__Exercise directions__
Go through the entries below line by line and tally those holding "Apply"; write only the tally.

Supplied data below:

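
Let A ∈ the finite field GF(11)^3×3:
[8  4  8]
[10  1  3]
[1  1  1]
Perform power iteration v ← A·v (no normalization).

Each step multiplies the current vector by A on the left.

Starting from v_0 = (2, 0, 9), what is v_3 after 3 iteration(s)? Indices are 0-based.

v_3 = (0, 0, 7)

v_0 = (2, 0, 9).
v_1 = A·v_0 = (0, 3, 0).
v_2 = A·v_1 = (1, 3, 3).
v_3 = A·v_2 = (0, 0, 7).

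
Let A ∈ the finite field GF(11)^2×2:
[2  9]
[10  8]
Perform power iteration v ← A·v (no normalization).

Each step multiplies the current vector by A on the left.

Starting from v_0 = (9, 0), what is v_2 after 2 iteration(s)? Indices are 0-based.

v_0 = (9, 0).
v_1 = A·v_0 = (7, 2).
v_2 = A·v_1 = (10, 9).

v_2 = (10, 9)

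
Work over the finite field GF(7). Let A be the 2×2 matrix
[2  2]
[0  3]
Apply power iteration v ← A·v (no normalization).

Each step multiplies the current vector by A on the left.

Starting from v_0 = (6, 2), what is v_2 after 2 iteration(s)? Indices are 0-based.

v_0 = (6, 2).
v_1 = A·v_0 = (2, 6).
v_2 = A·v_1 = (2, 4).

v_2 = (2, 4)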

End of Supplied data.
Supplied data below:

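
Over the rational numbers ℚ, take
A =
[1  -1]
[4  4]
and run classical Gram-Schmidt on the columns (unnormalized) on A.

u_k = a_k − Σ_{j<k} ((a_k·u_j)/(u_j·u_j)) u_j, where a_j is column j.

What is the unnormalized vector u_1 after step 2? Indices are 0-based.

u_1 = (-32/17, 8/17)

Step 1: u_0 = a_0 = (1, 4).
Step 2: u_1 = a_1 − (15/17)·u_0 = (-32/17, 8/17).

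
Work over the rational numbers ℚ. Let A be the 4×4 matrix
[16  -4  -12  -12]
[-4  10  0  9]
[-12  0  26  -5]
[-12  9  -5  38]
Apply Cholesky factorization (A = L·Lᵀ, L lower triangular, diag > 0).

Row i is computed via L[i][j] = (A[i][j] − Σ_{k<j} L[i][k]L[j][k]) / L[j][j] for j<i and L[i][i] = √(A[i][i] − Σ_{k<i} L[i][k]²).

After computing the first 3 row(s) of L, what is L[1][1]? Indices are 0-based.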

End of Supplied data.

__Task result__
2